(Study material begins)
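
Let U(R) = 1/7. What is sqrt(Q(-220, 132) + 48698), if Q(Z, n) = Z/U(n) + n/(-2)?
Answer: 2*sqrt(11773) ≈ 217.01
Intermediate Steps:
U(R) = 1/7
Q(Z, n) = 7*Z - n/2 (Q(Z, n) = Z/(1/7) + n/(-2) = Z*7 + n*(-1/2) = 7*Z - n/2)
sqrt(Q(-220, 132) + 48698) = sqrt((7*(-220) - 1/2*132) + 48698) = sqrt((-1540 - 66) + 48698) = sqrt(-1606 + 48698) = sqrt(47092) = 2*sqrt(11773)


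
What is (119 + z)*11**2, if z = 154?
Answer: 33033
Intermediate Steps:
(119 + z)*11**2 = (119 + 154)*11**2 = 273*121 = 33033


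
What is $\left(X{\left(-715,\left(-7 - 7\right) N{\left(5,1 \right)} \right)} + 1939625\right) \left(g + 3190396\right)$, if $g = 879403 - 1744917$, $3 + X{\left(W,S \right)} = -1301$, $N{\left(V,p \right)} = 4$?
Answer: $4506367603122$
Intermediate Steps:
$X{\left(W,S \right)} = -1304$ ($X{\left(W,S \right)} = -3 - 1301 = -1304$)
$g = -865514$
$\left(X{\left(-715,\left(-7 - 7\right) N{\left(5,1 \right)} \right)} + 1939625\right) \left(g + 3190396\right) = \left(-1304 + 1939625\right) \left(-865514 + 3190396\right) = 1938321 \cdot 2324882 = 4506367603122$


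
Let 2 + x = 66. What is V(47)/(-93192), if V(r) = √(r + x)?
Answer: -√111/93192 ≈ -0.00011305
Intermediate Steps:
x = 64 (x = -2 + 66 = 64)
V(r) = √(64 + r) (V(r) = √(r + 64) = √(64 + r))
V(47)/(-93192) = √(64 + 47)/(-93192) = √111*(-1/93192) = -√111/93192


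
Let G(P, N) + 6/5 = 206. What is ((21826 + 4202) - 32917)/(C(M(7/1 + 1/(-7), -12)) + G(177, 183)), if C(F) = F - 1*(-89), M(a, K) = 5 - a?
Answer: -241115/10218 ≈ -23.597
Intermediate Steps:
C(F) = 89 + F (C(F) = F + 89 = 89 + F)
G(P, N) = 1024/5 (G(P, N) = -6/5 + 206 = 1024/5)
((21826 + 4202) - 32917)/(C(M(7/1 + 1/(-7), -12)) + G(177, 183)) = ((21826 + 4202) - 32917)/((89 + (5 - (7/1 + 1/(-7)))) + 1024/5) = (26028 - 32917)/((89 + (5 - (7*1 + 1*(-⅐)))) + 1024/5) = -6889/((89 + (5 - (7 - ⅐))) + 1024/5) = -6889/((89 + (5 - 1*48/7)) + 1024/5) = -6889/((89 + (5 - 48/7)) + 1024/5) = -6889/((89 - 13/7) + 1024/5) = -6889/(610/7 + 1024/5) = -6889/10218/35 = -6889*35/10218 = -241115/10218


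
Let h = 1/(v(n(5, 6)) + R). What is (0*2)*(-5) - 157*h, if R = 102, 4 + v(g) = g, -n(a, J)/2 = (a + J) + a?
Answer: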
(Study material ends)
(Study material begins)
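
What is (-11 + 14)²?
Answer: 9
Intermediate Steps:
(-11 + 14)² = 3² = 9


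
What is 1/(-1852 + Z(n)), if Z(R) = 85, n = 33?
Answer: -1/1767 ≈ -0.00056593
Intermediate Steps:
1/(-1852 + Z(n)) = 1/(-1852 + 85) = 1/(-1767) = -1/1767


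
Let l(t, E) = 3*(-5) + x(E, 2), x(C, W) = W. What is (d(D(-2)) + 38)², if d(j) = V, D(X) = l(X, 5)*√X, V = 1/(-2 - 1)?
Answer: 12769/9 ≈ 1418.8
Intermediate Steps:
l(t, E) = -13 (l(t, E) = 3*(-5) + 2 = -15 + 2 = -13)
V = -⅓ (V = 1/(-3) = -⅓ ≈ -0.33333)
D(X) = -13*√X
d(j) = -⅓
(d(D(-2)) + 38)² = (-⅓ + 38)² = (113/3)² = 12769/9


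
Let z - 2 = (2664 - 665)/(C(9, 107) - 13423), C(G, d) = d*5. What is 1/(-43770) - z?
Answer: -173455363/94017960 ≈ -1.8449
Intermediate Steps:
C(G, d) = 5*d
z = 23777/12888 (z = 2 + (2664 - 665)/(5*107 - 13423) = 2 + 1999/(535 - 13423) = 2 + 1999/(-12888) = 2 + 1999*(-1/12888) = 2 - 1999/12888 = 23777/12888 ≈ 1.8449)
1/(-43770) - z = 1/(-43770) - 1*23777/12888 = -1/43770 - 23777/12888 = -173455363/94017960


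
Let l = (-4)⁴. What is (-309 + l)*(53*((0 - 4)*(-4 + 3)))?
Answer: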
(Study material ends)
(Study material begins)
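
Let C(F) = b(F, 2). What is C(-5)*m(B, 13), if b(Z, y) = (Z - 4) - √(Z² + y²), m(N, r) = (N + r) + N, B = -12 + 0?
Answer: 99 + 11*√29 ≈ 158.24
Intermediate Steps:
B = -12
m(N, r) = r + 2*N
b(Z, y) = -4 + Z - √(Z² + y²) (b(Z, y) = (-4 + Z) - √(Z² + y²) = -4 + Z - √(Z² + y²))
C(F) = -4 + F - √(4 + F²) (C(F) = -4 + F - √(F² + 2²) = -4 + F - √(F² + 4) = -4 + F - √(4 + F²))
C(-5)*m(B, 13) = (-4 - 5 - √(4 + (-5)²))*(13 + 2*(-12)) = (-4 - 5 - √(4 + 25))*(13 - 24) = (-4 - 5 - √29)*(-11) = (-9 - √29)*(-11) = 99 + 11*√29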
(Study material ends)
Your objective ::
Every line of the listing above that includes "Answer" should be copied out.

Response area ::
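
Answer: 2*sqrt(11773) ≈ 217.01
Answer: 33033
Answer: $4506367603122$
Answer: -√111/93192 ≈ -0.00011305
Answer: -241115/10218 ≈ -23.597
Answer:
Answer: 9
Answer: -1/1767 ≈ -0.00056593
Answer: 12769/9 ≈ 1418.8
Answer: -173455363/94017960 ≈ -1.8449
Answer:
Answer: 99 + 11*√29 ≈ 158.24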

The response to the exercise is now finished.